Segment Start: Dataset entries

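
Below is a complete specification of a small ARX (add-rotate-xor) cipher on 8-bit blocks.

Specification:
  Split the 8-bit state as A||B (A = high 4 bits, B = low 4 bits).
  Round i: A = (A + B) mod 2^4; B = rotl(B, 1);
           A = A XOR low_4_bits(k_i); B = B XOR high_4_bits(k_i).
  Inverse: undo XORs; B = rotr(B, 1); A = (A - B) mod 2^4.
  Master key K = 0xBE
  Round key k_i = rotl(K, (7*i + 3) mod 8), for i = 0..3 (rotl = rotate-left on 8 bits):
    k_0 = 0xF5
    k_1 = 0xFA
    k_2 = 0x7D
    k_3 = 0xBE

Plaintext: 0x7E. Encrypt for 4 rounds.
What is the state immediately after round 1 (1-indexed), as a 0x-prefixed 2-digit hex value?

s_0 = plaintext = 0x7E
s_1 = Round(s_0, k_0) = 0x02
s_2 = Round(s_1, k_1) = 0x8B
s_3 = Round(s_2, k_2) = 0xE0
s_4 = Round(s_3, k_3) = 0x0B

0x02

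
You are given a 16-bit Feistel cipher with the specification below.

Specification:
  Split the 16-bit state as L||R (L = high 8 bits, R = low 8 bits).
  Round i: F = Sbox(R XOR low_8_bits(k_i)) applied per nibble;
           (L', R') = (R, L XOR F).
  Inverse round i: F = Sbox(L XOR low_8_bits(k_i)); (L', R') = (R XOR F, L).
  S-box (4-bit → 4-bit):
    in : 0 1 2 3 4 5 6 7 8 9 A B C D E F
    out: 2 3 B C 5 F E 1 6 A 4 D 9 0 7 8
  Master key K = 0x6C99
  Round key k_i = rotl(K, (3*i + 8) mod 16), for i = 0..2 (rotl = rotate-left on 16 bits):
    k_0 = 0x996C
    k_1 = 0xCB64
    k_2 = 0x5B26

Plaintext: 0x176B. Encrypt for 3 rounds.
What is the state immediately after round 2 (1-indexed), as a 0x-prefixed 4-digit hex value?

s_0 = plaintext = 0x176B
s_1 = Round(s_0, k_0) = 0x6B36
s_2 = Round(s_1, k_1) = 0x3690
s_3 = Round(s_2, k_2) = 0x90E8

0x3690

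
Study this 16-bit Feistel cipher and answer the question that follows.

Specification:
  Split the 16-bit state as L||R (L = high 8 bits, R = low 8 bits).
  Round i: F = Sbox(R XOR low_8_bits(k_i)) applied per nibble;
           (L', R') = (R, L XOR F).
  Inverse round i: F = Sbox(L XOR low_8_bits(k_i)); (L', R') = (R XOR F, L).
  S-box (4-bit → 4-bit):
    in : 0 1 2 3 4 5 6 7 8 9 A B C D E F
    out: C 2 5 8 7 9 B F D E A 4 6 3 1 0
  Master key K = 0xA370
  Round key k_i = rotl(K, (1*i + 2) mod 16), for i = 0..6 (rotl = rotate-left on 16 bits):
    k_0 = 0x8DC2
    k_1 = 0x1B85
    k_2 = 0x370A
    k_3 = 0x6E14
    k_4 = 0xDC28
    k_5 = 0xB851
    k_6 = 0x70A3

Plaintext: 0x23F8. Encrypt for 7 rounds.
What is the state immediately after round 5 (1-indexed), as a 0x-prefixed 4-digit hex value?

s_0 = plaintext = 0x23F8
s_1 = Round(s_0, k_0) = 0xF8A9
s_2 = Round(s_1, k_1) = 0xA9AE
s_3 = Round(s_2, k_2) = 0xAE0E
s_4 = Round(s_3, k_3) = 0x0E84
s_5 = Round(s_4, k_4) = 0x84A8
s_6 = Round(s_5, k_5) = 0xA88A
s_7 = Round(s_6, k_6) = 0x8AF6

0x84A8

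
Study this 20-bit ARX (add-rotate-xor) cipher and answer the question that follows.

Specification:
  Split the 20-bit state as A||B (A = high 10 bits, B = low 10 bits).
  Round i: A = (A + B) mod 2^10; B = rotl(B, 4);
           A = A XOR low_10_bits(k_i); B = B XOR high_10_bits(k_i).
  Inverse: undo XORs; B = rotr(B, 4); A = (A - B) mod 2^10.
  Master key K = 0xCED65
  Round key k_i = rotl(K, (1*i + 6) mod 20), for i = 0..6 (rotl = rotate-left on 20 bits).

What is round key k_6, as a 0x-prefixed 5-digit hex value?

K = 0xCED65
k_0 = rotl(K, (1*0+6) mod 20) = rotl(K, 6) = 0xB5973
k_1 = rotl(K, (1*1+6) mod 20) = rotl(K, 7) = 0x6B2E7
k_2 = rotl(K, (1*2+6) mod 20) = rotl(K, 8) = 0xD65CE
k_3 = rotl(K, (1*3+6) mod 20) = rotl(K, 9) = 0xACB9D
k_4 = rotl(K, (1*4+6) mod 20) = rotl(K, 10) = 0x5973B
k_5 = rotl(K, (1*5+6) mod 20) = rotl(K, 11) = 0xB2E76
k_6 = rotl(K, (1*6+6) mod 20) = rotl(K, 12) = 0x65CED

0x65CED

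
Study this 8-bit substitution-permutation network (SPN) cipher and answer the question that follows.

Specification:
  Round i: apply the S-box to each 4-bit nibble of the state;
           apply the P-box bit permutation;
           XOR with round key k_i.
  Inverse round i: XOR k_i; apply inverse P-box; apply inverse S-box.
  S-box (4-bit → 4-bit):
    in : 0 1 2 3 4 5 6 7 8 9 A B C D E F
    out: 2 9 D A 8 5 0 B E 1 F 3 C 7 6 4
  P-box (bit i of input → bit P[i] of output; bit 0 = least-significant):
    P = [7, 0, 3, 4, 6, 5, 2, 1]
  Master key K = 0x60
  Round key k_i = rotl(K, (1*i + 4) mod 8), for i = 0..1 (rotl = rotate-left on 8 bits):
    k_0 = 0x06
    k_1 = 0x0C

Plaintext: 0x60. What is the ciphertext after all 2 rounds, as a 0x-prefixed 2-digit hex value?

s_0 = plaintext = 0x60
s_1 = Round(s_0, k_0) = 0x07
s_2 = Round(s_1, k_1) = 0xBD

0xBD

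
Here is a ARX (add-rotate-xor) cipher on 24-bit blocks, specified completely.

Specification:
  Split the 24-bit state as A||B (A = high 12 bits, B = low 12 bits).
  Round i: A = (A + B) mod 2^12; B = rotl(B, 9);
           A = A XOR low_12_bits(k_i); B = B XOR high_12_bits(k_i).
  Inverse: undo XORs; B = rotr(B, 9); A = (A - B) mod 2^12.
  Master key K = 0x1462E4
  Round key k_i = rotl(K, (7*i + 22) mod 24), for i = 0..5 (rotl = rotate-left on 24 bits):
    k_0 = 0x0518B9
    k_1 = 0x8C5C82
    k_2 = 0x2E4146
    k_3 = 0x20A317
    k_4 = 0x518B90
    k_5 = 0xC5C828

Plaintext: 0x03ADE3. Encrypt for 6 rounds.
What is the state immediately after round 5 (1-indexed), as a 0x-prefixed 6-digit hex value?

s_0 = plaintext = 0x03ADE3
s_1 = Round(s_0, k_0) = 0x6A47ED
s_2 = Round(s_1, k_1) = 0x213238
s_3 = Round(s_2, k_2) = 0x50D2A3
s_4 = Round(s_3, k_3) = 0x4A745E
s_5 = Round(s_4, k_4) = 0x295993
s_6 = Round(s_5, k_5) = 0x400B6E

0x295993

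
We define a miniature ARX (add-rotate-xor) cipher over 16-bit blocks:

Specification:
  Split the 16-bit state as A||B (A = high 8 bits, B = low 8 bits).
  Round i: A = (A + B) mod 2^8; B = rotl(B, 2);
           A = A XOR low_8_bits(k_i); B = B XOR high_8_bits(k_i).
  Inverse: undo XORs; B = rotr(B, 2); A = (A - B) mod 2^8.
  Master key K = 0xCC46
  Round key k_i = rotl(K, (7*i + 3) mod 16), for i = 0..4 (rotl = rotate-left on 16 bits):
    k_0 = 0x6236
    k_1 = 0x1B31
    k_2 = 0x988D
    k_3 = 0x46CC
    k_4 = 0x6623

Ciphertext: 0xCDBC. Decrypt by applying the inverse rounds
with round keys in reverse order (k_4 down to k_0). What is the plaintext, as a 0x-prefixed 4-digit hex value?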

Segment End: Dataset entries

* [Task details] Look above for the line with "You are given" and the line with "k_1 = 0xCB64", and reproduce exactly those two lines plus every line between, nothing more.

* [Response for this exercise]
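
You are given a 16-bit Feistel cipher with the specification below.

Specification:
  Split the 16-bit state as L||R (L = high 8 bits, R = low 8 bits).
  Round i: F = Sbox(R XOR low_8_bits(k_i)) applied per nibble;
           (L', R') = (R, L XOR F).
  Inverse round i: F = Sbox(L XOR low_8_bits(k_i)); (L', R') = (R XOR F, L).
  S-box (4-bit → 4-bit):
    in : 0 1 2 3 4 5 6 7 8 9 A B C D E F
    out: 2 3 B C 5 F E 1 6 A 4 D 9 0 7 8
  Master key K = 0x6C99
  Round key k_i = rotl(K, (3*i + 8) mod 16), for i = 0..2 (rotl = rotate-left on 16 bits):
    k_0 = 0x996C
    k_1 = 0xCB64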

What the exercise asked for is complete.